▸ **Your goal**: Starting at the line that contains "The 1992 census" and ending at the line that contains "Each age band spans 15", the lines below are to be given again exactly, with nothing added.

(Stored data entries)
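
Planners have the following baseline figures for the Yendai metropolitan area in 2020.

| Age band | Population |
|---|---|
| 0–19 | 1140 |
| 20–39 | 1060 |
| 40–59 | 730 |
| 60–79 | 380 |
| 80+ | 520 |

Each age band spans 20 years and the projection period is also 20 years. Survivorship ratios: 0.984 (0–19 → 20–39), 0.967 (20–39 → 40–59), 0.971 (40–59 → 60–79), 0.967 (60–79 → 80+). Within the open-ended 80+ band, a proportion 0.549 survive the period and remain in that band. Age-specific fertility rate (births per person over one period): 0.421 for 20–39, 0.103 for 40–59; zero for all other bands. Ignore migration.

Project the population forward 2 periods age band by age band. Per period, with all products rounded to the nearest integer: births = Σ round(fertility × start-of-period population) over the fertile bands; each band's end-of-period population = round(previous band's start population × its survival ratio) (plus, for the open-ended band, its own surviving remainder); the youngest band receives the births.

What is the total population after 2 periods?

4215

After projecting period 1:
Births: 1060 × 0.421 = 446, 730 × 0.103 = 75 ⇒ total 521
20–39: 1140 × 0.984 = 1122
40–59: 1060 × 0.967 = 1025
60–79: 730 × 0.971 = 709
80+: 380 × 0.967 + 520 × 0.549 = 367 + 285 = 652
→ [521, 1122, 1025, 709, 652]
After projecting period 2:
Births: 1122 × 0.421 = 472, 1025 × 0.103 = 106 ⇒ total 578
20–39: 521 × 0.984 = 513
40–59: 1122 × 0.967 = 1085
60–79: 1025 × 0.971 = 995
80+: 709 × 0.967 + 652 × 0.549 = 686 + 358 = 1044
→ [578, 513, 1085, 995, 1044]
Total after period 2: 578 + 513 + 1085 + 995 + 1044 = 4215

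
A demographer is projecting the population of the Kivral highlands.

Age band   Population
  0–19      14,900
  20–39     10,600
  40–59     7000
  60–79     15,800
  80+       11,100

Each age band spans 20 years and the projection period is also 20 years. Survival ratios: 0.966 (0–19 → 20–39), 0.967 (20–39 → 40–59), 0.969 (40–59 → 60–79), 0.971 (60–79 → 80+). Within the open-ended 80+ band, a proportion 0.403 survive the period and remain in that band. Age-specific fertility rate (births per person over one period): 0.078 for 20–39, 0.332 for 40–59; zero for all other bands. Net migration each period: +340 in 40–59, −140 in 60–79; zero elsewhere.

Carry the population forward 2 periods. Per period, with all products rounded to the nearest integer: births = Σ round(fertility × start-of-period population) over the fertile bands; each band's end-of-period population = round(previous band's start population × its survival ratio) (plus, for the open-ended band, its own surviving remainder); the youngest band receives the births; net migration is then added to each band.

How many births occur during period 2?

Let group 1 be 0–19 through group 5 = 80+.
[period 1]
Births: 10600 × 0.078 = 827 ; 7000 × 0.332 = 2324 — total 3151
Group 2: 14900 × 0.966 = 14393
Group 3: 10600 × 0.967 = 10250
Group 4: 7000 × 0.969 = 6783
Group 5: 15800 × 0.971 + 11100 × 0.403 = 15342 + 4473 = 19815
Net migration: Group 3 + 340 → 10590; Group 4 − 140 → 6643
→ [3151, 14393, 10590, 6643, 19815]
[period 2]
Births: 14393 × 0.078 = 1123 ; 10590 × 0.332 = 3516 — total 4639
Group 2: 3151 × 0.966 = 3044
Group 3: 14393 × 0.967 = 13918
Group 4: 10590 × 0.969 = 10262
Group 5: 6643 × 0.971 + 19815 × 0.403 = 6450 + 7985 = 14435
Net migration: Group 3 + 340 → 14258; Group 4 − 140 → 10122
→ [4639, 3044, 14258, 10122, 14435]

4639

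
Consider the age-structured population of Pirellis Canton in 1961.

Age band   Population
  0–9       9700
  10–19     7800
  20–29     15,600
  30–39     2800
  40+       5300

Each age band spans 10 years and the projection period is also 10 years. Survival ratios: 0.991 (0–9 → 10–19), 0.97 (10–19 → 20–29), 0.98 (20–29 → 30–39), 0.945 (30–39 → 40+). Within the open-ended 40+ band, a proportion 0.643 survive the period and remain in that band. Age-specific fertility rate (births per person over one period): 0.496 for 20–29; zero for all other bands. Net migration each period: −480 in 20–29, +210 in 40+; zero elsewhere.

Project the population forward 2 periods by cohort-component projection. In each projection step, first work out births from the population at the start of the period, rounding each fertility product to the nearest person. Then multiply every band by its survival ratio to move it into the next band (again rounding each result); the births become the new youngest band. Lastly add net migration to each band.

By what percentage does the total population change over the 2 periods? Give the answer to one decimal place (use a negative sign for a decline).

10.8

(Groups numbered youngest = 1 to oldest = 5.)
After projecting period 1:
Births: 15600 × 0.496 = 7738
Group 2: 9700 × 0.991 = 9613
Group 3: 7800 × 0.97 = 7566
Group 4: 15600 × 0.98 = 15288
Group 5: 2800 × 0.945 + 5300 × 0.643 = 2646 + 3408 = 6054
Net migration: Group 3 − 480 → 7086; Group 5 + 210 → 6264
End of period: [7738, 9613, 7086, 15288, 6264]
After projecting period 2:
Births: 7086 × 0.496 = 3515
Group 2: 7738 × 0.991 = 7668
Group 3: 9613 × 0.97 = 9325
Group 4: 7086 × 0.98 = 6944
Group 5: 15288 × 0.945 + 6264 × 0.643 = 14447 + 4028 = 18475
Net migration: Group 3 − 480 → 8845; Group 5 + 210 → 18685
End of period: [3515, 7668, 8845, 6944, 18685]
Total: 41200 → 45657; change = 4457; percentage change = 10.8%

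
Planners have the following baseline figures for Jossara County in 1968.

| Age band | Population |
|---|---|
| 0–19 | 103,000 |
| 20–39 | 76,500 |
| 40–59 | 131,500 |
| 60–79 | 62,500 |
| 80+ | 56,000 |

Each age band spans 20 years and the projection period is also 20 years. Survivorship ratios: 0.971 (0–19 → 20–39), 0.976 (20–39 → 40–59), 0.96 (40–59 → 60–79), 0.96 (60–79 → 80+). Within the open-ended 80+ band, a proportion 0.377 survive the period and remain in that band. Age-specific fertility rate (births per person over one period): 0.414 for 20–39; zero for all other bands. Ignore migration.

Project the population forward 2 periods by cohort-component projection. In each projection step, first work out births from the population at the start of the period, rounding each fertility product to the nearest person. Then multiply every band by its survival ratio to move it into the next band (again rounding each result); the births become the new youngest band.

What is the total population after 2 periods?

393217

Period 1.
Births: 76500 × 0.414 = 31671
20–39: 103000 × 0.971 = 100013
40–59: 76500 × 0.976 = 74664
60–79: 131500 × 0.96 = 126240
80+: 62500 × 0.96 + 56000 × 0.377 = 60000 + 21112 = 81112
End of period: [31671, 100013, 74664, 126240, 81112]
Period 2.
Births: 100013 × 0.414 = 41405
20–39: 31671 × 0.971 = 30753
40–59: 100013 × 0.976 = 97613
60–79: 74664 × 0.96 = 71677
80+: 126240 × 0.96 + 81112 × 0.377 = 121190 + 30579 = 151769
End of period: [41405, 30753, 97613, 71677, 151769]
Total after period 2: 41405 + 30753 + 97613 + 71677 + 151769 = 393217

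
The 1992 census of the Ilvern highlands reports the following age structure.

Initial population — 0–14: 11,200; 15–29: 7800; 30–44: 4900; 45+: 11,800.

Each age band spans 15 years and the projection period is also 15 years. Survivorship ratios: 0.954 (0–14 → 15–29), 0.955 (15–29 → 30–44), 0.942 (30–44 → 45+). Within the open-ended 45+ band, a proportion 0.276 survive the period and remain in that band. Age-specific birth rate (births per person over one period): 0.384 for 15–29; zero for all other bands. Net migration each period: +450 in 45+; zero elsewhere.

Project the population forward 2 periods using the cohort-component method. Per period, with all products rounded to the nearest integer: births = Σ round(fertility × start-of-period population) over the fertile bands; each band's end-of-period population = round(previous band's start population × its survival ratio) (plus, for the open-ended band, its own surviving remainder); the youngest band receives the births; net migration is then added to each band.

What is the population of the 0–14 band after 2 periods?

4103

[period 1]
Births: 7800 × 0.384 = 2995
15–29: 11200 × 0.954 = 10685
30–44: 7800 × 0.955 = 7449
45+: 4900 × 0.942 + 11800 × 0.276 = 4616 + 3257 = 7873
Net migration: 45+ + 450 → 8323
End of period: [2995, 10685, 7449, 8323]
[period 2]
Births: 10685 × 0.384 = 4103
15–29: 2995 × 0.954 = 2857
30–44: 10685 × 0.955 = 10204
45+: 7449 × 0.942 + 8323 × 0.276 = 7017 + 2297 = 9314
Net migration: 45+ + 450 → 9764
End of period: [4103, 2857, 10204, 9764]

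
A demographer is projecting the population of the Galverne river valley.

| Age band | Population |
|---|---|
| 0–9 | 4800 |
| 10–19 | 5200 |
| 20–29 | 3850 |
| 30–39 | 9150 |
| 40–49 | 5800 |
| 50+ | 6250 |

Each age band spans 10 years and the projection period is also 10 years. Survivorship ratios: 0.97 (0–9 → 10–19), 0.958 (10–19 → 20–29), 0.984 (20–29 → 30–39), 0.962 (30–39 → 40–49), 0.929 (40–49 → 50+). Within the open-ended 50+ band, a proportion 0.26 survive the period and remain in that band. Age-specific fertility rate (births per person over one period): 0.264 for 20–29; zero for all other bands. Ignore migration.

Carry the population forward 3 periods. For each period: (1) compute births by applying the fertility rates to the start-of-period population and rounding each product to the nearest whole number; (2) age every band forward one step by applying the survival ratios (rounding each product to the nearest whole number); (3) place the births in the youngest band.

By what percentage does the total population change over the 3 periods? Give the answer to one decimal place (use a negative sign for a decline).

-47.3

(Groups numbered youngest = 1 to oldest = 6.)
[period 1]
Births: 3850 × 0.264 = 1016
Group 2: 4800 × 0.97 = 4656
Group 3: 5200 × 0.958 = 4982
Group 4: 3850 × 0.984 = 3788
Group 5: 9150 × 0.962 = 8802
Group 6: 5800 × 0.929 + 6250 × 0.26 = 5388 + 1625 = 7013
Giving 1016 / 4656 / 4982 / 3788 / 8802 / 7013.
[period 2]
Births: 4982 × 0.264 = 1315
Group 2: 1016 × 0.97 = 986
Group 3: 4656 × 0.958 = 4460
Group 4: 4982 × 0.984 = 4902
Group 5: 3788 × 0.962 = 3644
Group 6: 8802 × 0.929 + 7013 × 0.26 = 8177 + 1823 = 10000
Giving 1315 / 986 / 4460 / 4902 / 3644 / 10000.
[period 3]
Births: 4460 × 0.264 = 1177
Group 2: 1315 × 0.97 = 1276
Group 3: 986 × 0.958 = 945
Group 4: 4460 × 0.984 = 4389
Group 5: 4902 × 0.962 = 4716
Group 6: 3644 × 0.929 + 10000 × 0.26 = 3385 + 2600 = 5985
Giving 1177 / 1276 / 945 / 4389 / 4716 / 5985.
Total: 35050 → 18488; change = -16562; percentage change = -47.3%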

▸ **Result for this task**:
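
The 1992 census of the Ilvern highlands reports the following age structure.

Initial population — 0–14: 11,200; 15–29: 7800; 30–44: 4900; 45+: 11,800.

Each age band spans 15 years and the projection period is also 15 years. Survivorship ratios: 0.954 (0–14 → 15–29), 0.955 (15–29 → 30–44), 0.942 (30–44 → 45+). Within the open-ended 45+ band, a proportion 0.276 survive the period and remain in that band. Age-specific birth rate (births per person over one period): 0.384 for 15–29; zero for all other bands. Net migration each period: +450 in 45+; zero elsewhere.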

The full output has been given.